# [Task item]
A stretch of the entries below is to be set down exactly, running from the line with "- 4 engineers: Model" through the line with "Group 4 (1 engineer): Model", both included, and no other line.

===== Provided data

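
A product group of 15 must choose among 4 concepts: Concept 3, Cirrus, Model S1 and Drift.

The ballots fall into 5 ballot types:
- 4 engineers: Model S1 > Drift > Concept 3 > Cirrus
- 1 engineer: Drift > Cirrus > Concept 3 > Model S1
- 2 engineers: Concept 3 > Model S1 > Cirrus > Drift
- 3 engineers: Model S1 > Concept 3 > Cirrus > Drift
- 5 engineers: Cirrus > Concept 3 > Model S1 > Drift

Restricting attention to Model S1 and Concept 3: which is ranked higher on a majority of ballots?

Concept 3

Ballots ranking Model S1 above Concept 3: 4 + 3 = 7.
Ballots ranking Concept 3 above Model S1: 15 − 7 = 8.
Concept 3 wins the head-to-head 8–7.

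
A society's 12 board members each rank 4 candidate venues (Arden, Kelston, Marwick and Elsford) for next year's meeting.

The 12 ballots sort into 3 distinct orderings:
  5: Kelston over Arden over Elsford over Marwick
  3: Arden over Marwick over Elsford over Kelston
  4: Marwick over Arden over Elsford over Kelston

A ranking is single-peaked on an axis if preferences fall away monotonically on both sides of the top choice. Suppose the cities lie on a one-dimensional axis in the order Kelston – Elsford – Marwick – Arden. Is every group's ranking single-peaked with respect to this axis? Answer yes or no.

no

Axis positions: Kelston=1, Elsford=2, Marwick=3, Arden=4.
Group 1: ranking walks positions 1-4-2-3; Arden is ranked above Elsford even though Elsford lies between Arden and the peak Kelston on the axis — preferences dip and rise again. Not single-peaked.
Group 2 (peak Arden at position 4): ranking walks positions 4-3-2-1, expanding outward from the peak — single-peaked.
Group 3 (peak Marwick at position 3): ranking walks positions 3-4-2-1, expanding outward from the peak — single-peaked.
Group 1 violates single-peakedness, so the profile is not single-peaked on this axis.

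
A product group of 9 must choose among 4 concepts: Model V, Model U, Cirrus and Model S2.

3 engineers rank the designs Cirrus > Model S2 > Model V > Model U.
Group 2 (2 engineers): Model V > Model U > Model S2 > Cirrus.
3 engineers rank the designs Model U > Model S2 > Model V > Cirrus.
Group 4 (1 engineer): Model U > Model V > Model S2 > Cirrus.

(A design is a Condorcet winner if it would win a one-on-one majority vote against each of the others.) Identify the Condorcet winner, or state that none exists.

Head-to-head results (9 engineers):
Model V vs Model U: 5 to 4, Model V.
Model V vs Cirrus: Model V preferred on 2+3+1 = 6 ballots; Model V wins 6–3.
Model V vs Model S2: 3 to 6, Model S2.
Model U vs Cirrus: 6 to 3, Model U.
Model U vs Model S2: Model U is ranked higher on 2+3+1 = 6 ballots, Model S2 on 3. Model U wins 6–3.
Cirrus vs Model S2: 3 to 6, Model S2.
Every design loses at least once (Model V loses to Model S2; Model U loses to Model V; Cirrus loses to Model V; Model S2 loses to Model U). The majority relation contains the cycle Model V → Model U → Model S2 → Model V, so there is no Condorcet winner.

none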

==========

# [Answer to the problem]
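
- 4 engineers: Model S1 > Drift > Concept 3 > Cirrus
- 1 engineer: Drift > Cirrus > Concept 3 > Model S1
- 2 engineers: Concept 3 > Model S1 > Cirrus > Drift
- 3 engineers: Model S1 > Concept 3 > Cirrus > Drift
- 5 engineers: Cirrus > Concept 3 > Model S1 > Drift

Restricting attention to Model S1 and Concept 3: which is ranked higher on a majority of ballots?

Concept 3

Ballots ranking Model S1 above Concept 3: 4 + 3 = 7.
Ballots ranking Concept 3 above Model S1: 15 − 7 = 8.
Concept 3 wins the head-to-head 8–7.

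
A society's 12 board members each rank 4 candidate venues (Arden, Kelston, Marwick and Elsford) for next year's meeting.

The 12 ballots sort into 3 distinct orderings:
  5: Kelston over Arden over Elsford over Marwick
  3: Arden over Marwick over Elsford over Kelston
  4: Marwick over Arden over Elsford over Kelston

A ranking is single-peaked on an axis if preferences fall away monotonically on both sides of the top choice. Suppose the cities lie on a one-dimensional axis in the order Kelston – Elsford – Marwick – Arden. Is every group's ranking single-peaked with respect to this axis? Answer yes or no.

no

Axis positions: Kelston=1, Elsford=2, Marwick=3, Arden=4.
Group 1: ranking walks positions 1-4-2-3; Arden is ranked above Elsford even though Elsford lies between Arden and the peak Kelston on the axis — preferences dip and rise again. Not single-peaked.
Group 2 (peak Arden at position 4): ranking walks positions 4-3-2-1, expanding outward from the peak — single-peaked.
Group 3 (peak Marwick at position 3): ranking walks positions 3-4-2-1, expanding outward from the peak — single-peaked.
Group 1 violates single-peakedness, so the profile is not single-peaked on this axis.

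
A product group of 9 must choose among 4 concepts: Model V, Model U, Cirrus and Model S2.

3 engineers rank the designs Cirrus > Model S2 > Model V > Model U.
Group 2 (2 engineers): Model V > Model U > Model S2 > Cirrus.
3 engineers rank the designs Model U > Model S2 > Model V > Cirrus.
Group 4 (1 engineer): Model U > Model V > Model S2 > Cirrus.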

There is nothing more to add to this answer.